AIM OF THE EXERCISE: Go through the records line by line from the top and repeat each one exactly, ending with the line that contains "SMILES: C-2CC1CCCCC1(CC)CC2".

*** EXCERPTED RECORDS ***

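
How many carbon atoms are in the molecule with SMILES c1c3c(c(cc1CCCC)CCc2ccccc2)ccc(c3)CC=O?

24

The symbol for carbon appears 24 times in the SMILES. Lowercase c denotes aromatic carbon and counts toward C.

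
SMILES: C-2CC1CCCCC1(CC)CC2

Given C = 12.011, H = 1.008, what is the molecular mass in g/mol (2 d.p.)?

Molecular formula: C12H22.
M = 12×12.011 + 22×1.008 = 166.31 g/mol.

166.31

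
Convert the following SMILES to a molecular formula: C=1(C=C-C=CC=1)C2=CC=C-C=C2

Heavy atoms from the SMILES: 12 C.
Implicit hydrogens by atom environment:
  10 × C (aromatic): 1 H each → 10
  2 × C (aromatic): no H
  Total hydrogens = 10.
Molecular formula: C12H10

C12H10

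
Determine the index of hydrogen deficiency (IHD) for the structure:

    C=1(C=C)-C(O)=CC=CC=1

5

Molecular formula from the SMILES: C8H8O.
DoU = (2C + 2 + N − H − X)/2 = (2·8 + 2 + 0 − 8 − 0)/2 = 10/2 = 5.
(Structurally: 1 ring(s) + 4 π bond(s) = 5.)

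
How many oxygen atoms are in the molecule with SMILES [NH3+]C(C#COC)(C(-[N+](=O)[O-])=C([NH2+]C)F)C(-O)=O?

5

The symbol for oxygen appears 5 times in the SMILES.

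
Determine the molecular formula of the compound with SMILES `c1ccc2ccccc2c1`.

Heavy atoms from the SMILES: 10 C.
Implicit hydrogens by atom environment:
  8 × C (aromatic): 1 H each → 8
  2 × C (aromatic): no H
  Total hydrogens = 8.
Molecular formula: C10H8

C10H8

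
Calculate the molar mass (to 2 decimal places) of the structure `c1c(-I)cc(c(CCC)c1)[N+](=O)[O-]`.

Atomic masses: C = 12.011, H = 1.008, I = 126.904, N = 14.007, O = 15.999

Molecular formula: C9H10INO2.
M = 9×12.011 + 10×1.008 + 1×126.904 + 1×14.007 + 2×15.999 = 291.09 g/mol.

291.09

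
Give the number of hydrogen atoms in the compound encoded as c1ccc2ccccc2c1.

8

Hydrogens are implicit in SMILES; fill each atom to its normal valence:
  8 × C (aromatic): 1 H each → 8
  2 × C (aromatic): no H
  Total hydrogens = 8.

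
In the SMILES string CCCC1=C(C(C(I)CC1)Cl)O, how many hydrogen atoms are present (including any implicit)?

Hydrogens are implicit in SMILES; fill each atom to its normal valence:
  4 × C: 2 H each → 8
  2 × C: 1 H each → 2
  2 × C: no H
  1 × C: 3 H
  1 × Cl: no H
  1 × I: no H
  1 × O: 1 H
  Total hydrogens = 14.

14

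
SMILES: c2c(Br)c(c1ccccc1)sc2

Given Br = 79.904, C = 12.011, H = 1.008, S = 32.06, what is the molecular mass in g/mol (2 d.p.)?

Molecular formula: C10H7BrS.
M = 1×79.904 + 10×12.011 + 7×1.008 + 1×32.06 = 239.13 g/mol.

239.13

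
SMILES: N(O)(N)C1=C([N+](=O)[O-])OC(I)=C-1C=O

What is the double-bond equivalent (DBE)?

Molecular formula from the SMILES: C5H4IN3O5.
DoU = (2C + 2 + N − H − X)/2 = (2·5 + 2 + 3 − 4 − 1)/2 = 10/2 = 5.
(Structurally: 1 ring(s) + 4 π bond(s) = 5.)

5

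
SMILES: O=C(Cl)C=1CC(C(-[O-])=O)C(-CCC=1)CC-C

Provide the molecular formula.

Heavy atoms from the SMILES: 12 C, 1 Cl, 3 O.
Implicit hydrogens by atom environment:
  5 × C: 2 H each → 10
  3 × C: 1 H each → 3
  3 × C: no H
  2 × O: no H
  1 × C: 3 H
  1 × Cl: no H
  1 × O (charge -1): no H
  Total hydrogens = 16.
Net charge -1.
Molecular formula: C12H16ClO3-

C12H16ClO3-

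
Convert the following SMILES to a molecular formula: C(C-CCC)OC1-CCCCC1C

Heavy atoms from the SMILES: 12 C, 1 O.
Implicit hydrogens by atom environment:
  8 × C: 2 H each → 16
  2 × C: 3 H each → 6
  2 × C: 1 H each → 2
  1 × O: no H
  Total hydrogens = 24.
Molecular formula: C12H24O

C12H24O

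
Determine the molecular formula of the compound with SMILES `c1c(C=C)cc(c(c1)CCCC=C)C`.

Heavy atoms from the SMILES: 14 C.
Implicit hydrogens by atom environment:
  5 × C: 2 H each → 10
  3 × C (aromatic): 1 H each → 3
  3 × C (aromatic): no H
  2 × C: 1 H each → 2
  1 × C: 3 H
  Total hydrogens = 18.
Molecular formula: C14H18

C14H18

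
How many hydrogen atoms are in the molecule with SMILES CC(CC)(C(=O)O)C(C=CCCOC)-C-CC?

26

Hydrogens are implicit in SMILES; fill each atom to its normal valence:
  5 × C: 2 H each → 10
  4 × C: 3 H each → 12
  3 × C: 1 H each → 3
  2 × C: no H
  2 × O: no H
  1 × O: 1 H
  Total hydrogens = 26.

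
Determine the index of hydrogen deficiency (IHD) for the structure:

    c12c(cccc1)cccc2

7

Molecular formula from the SMILES: C10H8.
DoU = (2C + 2 + N − H − X)/2 = (2·10 + 2 + 0 − 8 − 0)/2 = 14/2 = 7.
(Structurally: 2 ring(s) + 5 π bond(s) = 7.)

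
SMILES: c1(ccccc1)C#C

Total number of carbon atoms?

The symbol for carbon appears 8 times in the SMILES. Lowercase c denotes aromatic carbon and counts toward C.

8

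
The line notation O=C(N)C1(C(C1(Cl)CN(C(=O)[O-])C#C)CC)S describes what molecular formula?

Heavy atoms from the SMILES: 10 C, 1 Cl, 2 N, 3 O, 1 S.
Implicit hydrogens by atom environment:
  5 × C: no H
  2 × C: 2 H each → 4
  2 × C: 1 H each → 2
  2 × O: no H
  1 × C: 3 H
  1 × Cl: no H
  1 × N: 2 H
  1 × N: no H
  1 × O (charge -1): no H
  1 × S: 1 H
  Total hydrogens = 12.
Net charge -1.
Molecular formula: C10H12ClN2O3S-

C10H12ClN2O3S-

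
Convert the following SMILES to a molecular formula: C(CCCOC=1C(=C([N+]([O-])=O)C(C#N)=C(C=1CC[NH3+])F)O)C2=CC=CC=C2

Heavy atoms from the SMILES: 19 C, 1 F, 3 N, 4 O.
Implicit hydrogens by atom environment:
  7 × C (aromatic): no H
  6 × C: 2 H each → 12
  5 × C (aromatic): 1 H each → 5
  2 × O: no H
  1 × C: no H
  1 × F: no H
  1 × N (charge +1): 3 H
  1 × N (charge +1): no H
  1 × N: no H
  1 × O: 1 H
  1 × O (charge -1): no H
  Total hydrogens = 21.
Net charge +1.
Molecular formula: C19H21FN3O4+

C19H21FN3O4+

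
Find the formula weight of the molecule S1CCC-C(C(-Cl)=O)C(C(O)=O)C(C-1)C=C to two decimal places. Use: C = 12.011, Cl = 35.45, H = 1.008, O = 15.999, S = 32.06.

Molecular formula: C11H15ClO3S.
M = 11×12.011 + 1×35.45 + 15×1.008 + 3×15.999 + 1×32.06 = 262.75 g/mol.

262.75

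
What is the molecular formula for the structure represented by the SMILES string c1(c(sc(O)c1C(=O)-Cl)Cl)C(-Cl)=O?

C6HCl3O3S

Heavy atoms from the SMILES: 6 C, 3 Cl, 3 O, 1 S.
Implicit hydrogens by atom environment:
  4 × C (aromatic): no H
  3 × Cl: no H
  2 × C: no H
  2 × O: no H
  1 × O: 1 H
  1 × S (aromatic): no H
  Total hydrogens = 1.
Molecular formula: C6HCl3O3S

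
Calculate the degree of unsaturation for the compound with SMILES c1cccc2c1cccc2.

7

Molecular formula from the SMILES: C10H8.
DoU = (2C + 2 + N − H − X)/2 = (2·10 + 2 + 0 − 8 − 0)/2 = 14/2 = 7.
(Structurally: 2 ring(s) + 5 π bond(s) = 7.)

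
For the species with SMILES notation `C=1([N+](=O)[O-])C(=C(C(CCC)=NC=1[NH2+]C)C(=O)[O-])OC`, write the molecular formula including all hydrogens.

Heavy atoms from the SMILES: 11 C, 3 N, 5 O.
Implicit hydrogens by atom environment:
  5 × C (aromatic): no H
  3 × C: 3 H each → 9
  3 × O: no H
  2 × C: 2 H each → 4
  2 × O (charge -1): no H
  1 × C: no H
  1 × N (charge +1): 2 H
  1 × N (aromatic): no H
  1 × N (charge +1): no H
  Total hydrogens = 15.
Molecular formula: C11H15N3O5

C11H15N3O5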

*** End of EXCERPTED RECORDS ***

OUTPUT OF THE TASK:
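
How many carbon atoms are in the molecule with SMILES c1c3c(c(cc1CCCC)CCc2ccccc2)ccc(c3)CC=O?

24

The symbol for carbon appears 24 times in the SMILES. Lowercase c denotes aromatic carbon and counts toward C.

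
SMILES: C-2CC1CCCCC1(CC)CC2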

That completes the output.